Stored data entries>
=== Begin Enclosure ===

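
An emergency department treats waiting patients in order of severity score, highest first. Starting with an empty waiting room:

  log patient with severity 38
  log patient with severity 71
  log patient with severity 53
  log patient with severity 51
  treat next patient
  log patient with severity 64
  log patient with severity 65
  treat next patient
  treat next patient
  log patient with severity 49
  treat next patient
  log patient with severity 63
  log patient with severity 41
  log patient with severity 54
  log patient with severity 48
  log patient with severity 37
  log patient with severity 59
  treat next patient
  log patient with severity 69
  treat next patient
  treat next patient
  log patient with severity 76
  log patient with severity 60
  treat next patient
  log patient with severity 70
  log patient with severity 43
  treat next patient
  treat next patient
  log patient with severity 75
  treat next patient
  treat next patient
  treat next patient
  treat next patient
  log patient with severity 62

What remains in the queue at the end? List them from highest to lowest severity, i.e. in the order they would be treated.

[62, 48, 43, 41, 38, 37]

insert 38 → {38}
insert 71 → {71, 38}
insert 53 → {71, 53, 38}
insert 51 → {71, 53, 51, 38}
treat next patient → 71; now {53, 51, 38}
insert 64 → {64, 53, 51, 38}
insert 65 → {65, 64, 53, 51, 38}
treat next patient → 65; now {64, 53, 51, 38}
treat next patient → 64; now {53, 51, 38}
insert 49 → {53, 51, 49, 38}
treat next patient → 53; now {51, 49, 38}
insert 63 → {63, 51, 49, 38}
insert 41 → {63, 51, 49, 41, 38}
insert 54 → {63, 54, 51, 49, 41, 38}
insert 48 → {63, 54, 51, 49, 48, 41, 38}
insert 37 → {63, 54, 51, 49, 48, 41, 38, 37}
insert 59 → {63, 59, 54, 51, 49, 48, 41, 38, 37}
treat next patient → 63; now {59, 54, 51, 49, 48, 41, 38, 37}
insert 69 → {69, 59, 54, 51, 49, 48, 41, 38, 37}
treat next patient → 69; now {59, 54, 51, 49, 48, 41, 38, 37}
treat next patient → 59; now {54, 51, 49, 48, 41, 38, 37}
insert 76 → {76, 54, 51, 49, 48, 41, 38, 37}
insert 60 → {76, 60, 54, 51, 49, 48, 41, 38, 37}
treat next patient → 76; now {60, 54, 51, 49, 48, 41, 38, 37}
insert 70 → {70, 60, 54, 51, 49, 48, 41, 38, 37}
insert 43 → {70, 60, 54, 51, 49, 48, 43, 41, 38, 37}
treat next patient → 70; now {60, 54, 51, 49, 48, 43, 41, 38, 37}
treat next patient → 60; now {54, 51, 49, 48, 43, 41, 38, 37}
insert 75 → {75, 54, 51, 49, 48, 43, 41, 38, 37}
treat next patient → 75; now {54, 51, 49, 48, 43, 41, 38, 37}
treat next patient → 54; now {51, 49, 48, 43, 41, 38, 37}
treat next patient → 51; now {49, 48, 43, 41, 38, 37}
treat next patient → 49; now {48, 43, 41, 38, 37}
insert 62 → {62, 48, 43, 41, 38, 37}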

=== End Enclosure ===

WHAT THE EXERCISE ASKS> Each line from the top of the records above through the line containing "log patient with severity 62" needs to be transcribed exactly, and no line after it.

FINISHED TASK>
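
An emergency department treats waiting patients in order of severity score, highest first. Starting with an empty waiting room:

  log patient with severity 38
  log patient with severity 71
  log patient with severity 53
  log patient with severity 51
  treat next patient
  log patient with severity 64
  log patient with severity 65
  treat next patient
  treat next patient
  log patient with severity 49
  treat next patient
  log patient with severity 63
  log patient with severity 41
  log patient with severity 54
  log patient with severity 48
  log patient with severity 37
  log patient with severity 59
  treat next patient
  log patient with severity 69
  treat next patient
  treat next patient
  log patient with severity 76
  log patient with severity 60
  treat next patient
  log patient with severity 70
  log patient with severity 43
  treat next patient
  treat next patient
  log patient with severity 75
  treat next patient
  treat next patient
  treat next patient
  treat next patient
  log patient with severity 62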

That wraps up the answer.